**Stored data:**
+===+

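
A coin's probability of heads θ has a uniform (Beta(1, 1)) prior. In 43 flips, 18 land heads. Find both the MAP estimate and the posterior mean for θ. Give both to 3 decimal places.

MAP = 0.419; posterior mean = 0.422

Posterior: Beta(1+18, 1+25) = Beta(19, 26).
Mode = (19−1)/(19+26−2) = 18/43 = 0.419.
With a flat prior the MAP equals the MLE, 18/43.
Mean = 19/(19+26) = 19/45 = 0.422.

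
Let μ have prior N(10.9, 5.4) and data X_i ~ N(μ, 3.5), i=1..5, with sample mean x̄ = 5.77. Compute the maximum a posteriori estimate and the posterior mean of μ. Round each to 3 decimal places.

MAP: 6.359. Posterior mean: 6.359.

Posterior for μ is Normal. Precision-weighted mean: (1/5.4·10.9 + 5/3.5·5.77) / (1/5.4 + 5/3.5) = 6.359.
A Normal posterior is symmetric, so mode = mean.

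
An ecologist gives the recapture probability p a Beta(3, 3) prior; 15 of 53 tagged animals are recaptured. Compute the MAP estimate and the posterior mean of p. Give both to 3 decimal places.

MAP estimate = 0.298, posterior mean = 0.305

Posterior: Beta(3+15, 3+38) = Beta(18, 41).
Mode = (18−1)/(18+41−2) = 17/57 = 0.298.
Mean = 18/(18+41) = 18/59 = 0.305.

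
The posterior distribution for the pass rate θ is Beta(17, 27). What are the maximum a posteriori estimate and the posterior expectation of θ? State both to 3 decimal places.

MAP = 0.381; posterior mean = 0.386

Mode = (17−1)/(17+27−2) = 16/42 = 0.381.
Mean = 17/(17+27) = 17/44 = 0.386.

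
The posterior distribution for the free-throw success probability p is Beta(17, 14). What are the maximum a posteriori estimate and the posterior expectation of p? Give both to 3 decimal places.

p_MAP = 0.552, E[p|data] = 0.548

Mode = (17−1)/(17+14−2) = 16/29 = 0.552.
Mean = 17/(17+14) = 17/31 = 0.548.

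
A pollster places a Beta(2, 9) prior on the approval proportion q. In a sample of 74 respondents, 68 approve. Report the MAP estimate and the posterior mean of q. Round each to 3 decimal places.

q_MAP = 0.831, E[q|data] = 0.824

Posterior: Beta(2+68, 9+6) = Beta(70, 15).
Mode = (70−1)/(70+15−2) = 69/83 = 0.831.
Mean = 70/(70+15) = 70/85 = 0.824.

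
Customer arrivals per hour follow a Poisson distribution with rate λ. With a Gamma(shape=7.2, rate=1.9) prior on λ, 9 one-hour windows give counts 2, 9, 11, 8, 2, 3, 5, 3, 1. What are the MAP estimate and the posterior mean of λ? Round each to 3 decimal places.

Σ counts = 44. Posterior: Gamma(shape = 7.2+44 = 51.2, rate = 1.9+9 = 10.9).
Mode = (α−1)/β = 50.2/10.9 = 4.606.
Mean = α/β = 51.2/10.9 = 4.697.

MAP = 4.606, posterior mean = 4.697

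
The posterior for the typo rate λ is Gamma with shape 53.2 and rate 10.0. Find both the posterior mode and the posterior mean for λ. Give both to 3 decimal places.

λ_MAP = 5.220, E[λ|data] = 5.320

Mode = (α−1)/β = 52.2/10.0 = 5.220.
Mean = α/β = 53.2/10.0 = 5.320.
The posterior is right-skewed, so the mean exceeds the mode.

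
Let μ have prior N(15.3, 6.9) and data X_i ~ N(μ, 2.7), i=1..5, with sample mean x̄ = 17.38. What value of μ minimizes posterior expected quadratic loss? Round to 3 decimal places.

Posterior for μ is Normal. Precision-weighted mean: (1/6.9·15.3 + 5/2.7·17.38) / (1/6.9 + 5/2.7) = 17.229.
A Normal posterior is symmetric, so mode = mean.
Quadratic loss ⇒ the optimal estimator is the posterior mean.

17.229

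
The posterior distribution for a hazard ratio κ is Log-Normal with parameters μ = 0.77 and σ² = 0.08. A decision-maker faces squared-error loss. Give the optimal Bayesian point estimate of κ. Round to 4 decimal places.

2.2479

Mode = exp(μ − σ²) = exp(0.69) = 1.9937.
Mean = exp(μ + σ²/2) = exp(0.810) = 2.2479.
Squared-error loss ⇒ the optimal estimator is the posterior mean.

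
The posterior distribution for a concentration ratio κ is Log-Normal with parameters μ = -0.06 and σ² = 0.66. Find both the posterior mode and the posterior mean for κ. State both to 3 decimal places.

MAP = 0.487, posterior mean = 1.310

Mode = exp(μ − σ²) = exp(-0.72) = 0.487.
Mean = exp(μ + σ²/2) = exp(0.270) = 1.310.
The mean is pulled above the mode by the posterior's right skew.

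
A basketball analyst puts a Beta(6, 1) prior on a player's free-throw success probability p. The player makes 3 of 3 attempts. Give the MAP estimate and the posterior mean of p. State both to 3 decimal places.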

+===+

**EXERCISE OBJECTIVE:** Print out every record again, exactly and in full.

**RESULT FOR THIS EXERCISE:**
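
A coin's probability of heads θ has a uniform (Beta(1, 1)) prior. In 43 flips, 18 land heads. Find both the MAP estimate and the posterior mean for θ. Give both to 3 decimal places.

MAP = 0.419; posterior mean = 0.422

Posterior: Beta(1+18, 1+25) = Beta(19, 26).
Mode = (19−1)/(19+26−2) = 18/43 = 0.419.
With a flat prior the MAP equals the MLE, 18/43.
Mean = 19/(19+26) = 19/45 = 0.422.

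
Let μ have prior N(10.9, 5.4) and data X_i ~ N(μ, 3.5), i=1..5, with sample mean x̄ = 5.77. Compute the maximum a posteriori estimate and the posterior mean of μ. Round each to 3 decimal places.

MAP: 6.359. Posterior mean: 6.359.

Posterior for μ is Normal. Precision-weighted mean: (1/5.4·10.9 + 5/3.5·5.77) / (1/5.4 + 5/3.5) = 6.359.
A Normal posterior is symmetric, so mode = mean.

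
An ecologist gives the recapture probability p a Beta(3, 3) prior; 15 of 53 tagged animals are recaptured. Compute the MAP estimate and the posterior mean of p. Give both to 3 decimal places.

MAP estimate = 0.298, posterior mean = 0.305

Posterior: Beta(3+15, 3+38) = Beta(18, 41).
Mode = (18−1)/(18+41−2) = 17/57 = 0.298.
Mean = 18/(18+41) = 18/59 = 0.305.

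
The posterior distribution for the pass rate θ is Beta(17, 27). What are the maximum a posteriori estimate and the posterior expectation of θ? State both to 3 decimal places.

MAP = 0.381; posterior mean = 0.386

Mode = (17−1)/(17+27−2) = 16/42 = 0.381.
Mean = 17/(17+27) = 17/44 = 0.386.

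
The posterior distribution for the free-throw success probability p is Beta(17, 14). What are the maximum a posteriori estimate and the posterior expectation of p? Give both to 3 decimal places.

p_MAP = 0.552, E[p|data] = 0.548

Mode = (17−1)/(17+14−2) = 16/29 = 0.552.
Mean = 17/(17+14) = 17/31 = 0.548.

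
A pollster places a Beta(2, 9) prior on the approval proportion q. In a sample of 74 respondents, 68 approve. Report the MAP estimate and the posterior mean of q. Round each to 3 decimal places.

q_MAP = 0.831, E[q|data] = 0.824

Posterior: Beta(2+68, 9+6) = Beta(70, 15).
Mode = (70−1)/(70+15−2) = 69/83 = 0.831.
Mean = 70/(70+15) = 70/85 = 0.824.

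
Customer arrivals per hour follow a Poisson distribution with rate λ. With a Gamma(shape=7.2, rate=1.9) prior on λ, 9 one-hour windows give counts 2, 9, 11, 8, 2, 3, 5, 3, 1. What are the MAP estimate and the posterior mean of λ? Round each to 3 decimal places.

Σ counts = 44. Posterior: Gamma(shape = 7.2+44 = 51.2, rate = 1.9+9 = 10.9).
Mode = (α−1)/β = 50.2/10.9 = 4.606.
Mean = α/β = 51.2/10.9 = 4.697.

MAP = 4.606, posterior mean = 4.697

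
The posterior for the typo rate λ is Gamma with shape 53.2 and rate 10.0. Find both the posterior mode and the posterior mean for λ. Give both to 3 decimal places.

λ_MAP = 5.220, E[λ|data] = 5.320

Mode = (α−1)/β = 52.2/10.0 = 5.220.
Mean = α/β = 53.2/10.0 = 5.320.
The posterior is right-skewed, so the mean exceeds the mode.

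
Let μ have prior N(15.3, 6.9) and data X_i ~ N(μ, 2.7), i=1..5, with sample mean x̄ = 17.38. What value of μ minimizes posterior expected quadratic loss? Round to 3 decimal places.

Posterior for μ is Normal. Precision-weighted mean: (1/6.9·15.3 + 5/2.7·17.38) / (1/6.9 + 5/2.7) = 17.229.
A Normal posterior is symmetric, so mode = mean.
Quadratic loss ⇒ the optimal estimator is the posterior mean.

17.229

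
The posterior distribution for a hazard ratio κ is Log-Normal with parameters μ = 0.77 and σ² = 0.08. A decision-maker faces squared-error loss. Give the optimal Bayesian point estimate of κ. Round to 4 decimal places.

2.2479

Mode = exp(μ − σ²) = exp(0.69) = 1.9937.
Mean = exp(μ + σ²/2) = exp(0.810) = 2.2479.
Squared-error loss ⇒ the optimal estimator is the posterior mean.

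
The posterior distribution for a concentration ratio κ is Log-Normal with parameters μ = -0.06 and σ² = 0.66. Find both the posterior mode and the posterior mean for κ. State both to 3 decimal places.

MAP = 0.487, posterior mean = 1.310

Mode = exp(μ − σ²) = exp(-0.72) = 0.487.
Mean = exp(μ + σ²/2) = exp(0.270) = 1.310.
The mean is pulled above the mode by the posterior's right skew.

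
A basketball analyst puts a Beta(6, 1) prior on a player's free-throw success probability p. The player makes 3 of 3 attempts. Give the MAP estimate and the posterior mean of p. State both to 3 decimal places.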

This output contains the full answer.